▸ Supplied records
*** Begin section ***

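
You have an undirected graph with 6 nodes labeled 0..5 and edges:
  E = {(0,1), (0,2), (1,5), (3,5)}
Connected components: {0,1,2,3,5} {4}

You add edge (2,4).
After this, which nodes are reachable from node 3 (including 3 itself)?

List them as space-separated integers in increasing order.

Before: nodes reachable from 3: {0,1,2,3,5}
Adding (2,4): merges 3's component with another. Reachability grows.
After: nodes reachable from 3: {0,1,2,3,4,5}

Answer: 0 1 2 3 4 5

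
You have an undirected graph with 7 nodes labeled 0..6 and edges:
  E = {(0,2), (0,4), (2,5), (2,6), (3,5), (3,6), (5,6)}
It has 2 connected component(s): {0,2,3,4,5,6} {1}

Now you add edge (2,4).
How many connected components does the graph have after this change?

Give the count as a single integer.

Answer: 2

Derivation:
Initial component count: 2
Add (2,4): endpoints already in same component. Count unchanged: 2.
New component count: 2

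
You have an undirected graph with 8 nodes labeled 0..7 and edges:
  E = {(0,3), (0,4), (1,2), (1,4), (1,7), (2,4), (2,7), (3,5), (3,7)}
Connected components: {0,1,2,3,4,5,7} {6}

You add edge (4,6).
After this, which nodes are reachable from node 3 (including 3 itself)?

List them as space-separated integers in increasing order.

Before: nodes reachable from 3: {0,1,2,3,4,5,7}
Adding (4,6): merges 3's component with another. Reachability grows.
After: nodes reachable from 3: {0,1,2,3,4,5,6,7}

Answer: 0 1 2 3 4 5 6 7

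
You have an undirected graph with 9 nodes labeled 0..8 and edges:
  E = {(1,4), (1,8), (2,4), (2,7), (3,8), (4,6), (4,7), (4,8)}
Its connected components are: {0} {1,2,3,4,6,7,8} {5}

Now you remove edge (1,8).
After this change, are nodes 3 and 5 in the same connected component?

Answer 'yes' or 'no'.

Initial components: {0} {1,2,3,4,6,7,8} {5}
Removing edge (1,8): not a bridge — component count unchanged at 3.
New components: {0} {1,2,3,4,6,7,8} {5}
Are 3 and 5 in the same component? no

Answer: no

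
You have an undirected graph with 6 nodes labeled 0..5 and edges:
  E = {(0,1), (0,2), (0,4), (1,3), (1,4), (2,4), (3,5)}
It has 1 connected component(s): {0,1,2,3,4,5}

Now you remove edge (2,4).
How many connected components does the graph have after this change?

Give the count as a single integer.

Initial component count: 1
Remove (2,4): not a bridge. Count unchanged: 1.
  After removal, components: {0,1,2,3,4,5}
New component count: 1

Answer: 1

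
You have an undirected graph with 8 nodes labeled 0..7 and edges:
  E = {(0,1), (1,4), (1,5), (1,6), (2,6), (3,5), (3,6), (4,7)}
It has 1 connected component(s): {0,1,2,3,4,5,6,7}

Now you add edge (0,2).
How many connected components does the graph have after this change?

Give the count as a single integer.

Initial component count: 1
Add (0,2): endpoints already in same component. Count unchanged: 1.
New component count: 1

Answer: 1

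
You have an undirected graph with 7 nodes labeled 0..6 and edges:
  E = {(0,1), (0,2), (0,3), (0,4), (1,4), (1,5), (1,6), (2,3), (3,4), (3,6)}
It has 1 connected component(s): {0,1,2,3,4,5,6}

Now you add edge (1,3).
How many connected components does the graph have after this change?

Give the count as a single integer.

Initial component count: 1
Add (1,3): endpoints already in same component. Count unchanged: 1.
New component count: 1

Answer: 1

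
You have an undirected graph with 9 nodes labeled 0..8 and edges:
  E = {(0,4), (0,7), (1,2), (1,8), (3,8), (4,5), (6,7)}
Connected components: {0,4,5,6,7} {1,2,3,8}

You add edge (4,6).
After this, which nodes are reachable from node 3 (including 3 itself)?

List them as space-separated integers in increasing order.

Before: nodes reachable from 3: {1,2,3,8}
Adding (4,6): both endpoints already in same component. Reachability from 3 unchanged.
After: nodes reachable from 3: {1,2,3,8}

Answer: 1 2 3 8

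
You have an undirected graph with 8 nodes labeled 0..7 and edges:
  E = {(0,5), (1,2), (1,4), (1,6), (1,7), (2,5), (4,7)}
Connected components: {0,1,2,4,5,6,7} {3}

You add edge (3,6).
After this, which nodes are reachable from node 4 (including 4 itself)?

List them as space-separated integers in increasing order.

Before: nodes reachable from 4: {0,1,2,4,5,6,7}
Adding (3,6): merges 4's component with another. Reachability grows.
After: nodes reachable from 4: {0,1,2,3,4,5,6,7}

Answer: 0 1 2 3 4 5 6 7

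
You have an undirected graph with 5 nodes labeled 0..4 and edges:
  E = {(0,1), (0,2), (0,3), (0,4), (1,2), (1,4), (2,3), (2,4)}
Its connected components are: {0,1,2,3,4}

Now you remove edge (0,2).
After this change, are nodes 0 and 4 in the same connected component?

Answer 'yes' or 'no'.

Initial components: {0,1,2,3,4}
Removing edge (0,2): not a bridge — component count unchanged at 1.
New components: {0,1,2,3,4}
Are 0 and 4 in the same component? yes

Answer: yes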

*** End section ***
*** Begin section ***

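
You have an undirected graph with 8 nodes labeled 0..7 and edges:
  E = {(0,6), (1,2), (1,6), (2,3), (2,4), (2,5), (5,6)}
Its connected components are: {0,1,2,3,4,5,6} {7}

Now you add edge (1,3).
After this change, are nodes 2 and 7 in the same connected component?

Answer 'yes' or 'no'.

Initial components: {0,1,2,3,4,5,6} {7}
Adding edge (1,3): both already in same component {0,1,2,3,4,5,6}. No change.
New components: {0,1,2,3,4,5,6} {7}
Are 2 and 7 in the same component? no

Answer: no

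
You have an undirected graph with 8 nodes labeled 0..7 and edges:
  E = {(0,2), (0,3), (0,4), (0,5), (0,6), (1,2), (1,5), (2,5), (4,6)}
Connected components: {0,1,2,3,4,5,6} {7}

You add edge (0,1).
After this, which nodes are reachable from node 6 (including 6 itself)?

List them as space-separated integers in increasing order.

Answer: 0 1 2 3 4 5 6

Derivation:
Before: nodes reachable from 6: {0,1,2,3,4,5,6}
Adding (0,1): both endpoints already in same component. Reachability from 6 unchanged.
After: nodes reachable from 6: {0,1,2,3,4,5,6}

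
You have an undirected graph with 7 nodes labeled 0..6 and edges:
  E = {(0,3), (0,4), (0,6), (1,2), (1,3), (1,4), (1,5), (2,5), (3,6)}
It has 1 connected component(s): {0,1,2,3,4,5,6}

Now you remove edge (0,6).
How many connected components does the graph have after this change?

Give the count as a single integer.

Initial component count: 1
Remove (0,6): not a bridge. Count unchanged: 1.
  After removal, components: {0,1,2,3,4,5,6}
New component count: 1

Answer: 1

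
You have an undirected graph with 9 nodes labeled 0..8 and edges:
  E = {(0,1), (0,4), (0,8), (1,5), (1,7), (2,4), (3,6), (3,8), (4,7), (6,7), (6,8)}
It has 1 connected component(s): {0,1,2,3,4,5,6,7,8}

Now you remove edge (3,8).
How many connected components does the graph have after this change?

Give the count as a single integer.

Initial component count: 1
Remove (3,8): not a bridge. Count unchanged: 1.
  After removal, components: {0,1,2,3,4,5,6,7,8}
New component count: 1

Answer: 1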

*** End section ***
*** Begin section ***

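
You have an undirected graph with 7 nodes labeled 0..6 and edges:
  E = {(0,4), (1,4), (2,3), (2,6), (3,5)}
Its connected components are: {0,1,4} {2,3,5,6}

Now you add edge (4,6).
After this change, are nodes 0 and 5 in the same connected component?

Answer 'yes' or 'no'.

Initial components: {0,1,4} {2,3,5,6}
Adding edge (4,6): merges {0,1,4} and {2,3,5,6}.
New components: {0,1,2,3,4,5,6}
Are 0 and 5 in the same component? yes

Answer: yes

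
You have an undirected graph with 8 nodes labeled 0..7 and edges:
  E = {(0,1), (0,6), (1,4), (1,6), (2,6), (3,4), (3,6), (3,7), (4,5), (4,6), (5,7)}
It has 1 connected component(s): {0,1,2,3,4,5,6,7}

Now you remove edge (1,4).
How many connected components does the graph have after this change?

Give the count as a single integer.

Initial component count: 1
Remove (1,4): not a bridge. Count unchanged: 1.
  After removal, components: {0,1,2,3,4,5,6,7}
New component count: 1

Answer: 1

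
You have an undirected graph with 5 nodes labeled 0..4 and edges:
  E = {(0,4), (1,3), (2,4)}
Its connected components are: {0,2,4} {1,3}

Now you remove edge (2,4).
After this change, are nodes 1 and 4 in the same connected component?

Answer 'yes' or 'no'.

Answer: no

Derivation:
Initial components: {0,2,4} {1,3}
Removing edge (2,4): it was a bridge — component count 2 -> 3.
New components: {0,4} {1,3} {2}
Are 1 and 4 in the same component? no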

*** End section ***

▸ Problem
When you reach the line with "After this change, are nodes 2" in the records above, start writing out lines exactly, and stop once the line with "You add edge (0,1)." has been written; include nothing else.

▸ Output for this task
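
After this change, are nodes 2 and 7 in the same connected component?

Answer 'yes' or 'no'.

Initial components: {0,1,2,3,4,5,6} {7}
Adding edge (1,3): both already in same component {0,1,2,3,4,5,6}. No change.
New components: {0,1,2,3,4,5,6} {7}
Are 2 and 7 in the same component? no

Answer: no

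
You have an undirected graph with 8 nodes labeled 0..7 and edges:
  E = {(0,2), (0,3), (0,4), (0,5), (0,6), (1,2), (1,5), (2,5), (4,6)}
Connected components: {0,1,2,3,4,5,6} {7}

You add edge (0,1).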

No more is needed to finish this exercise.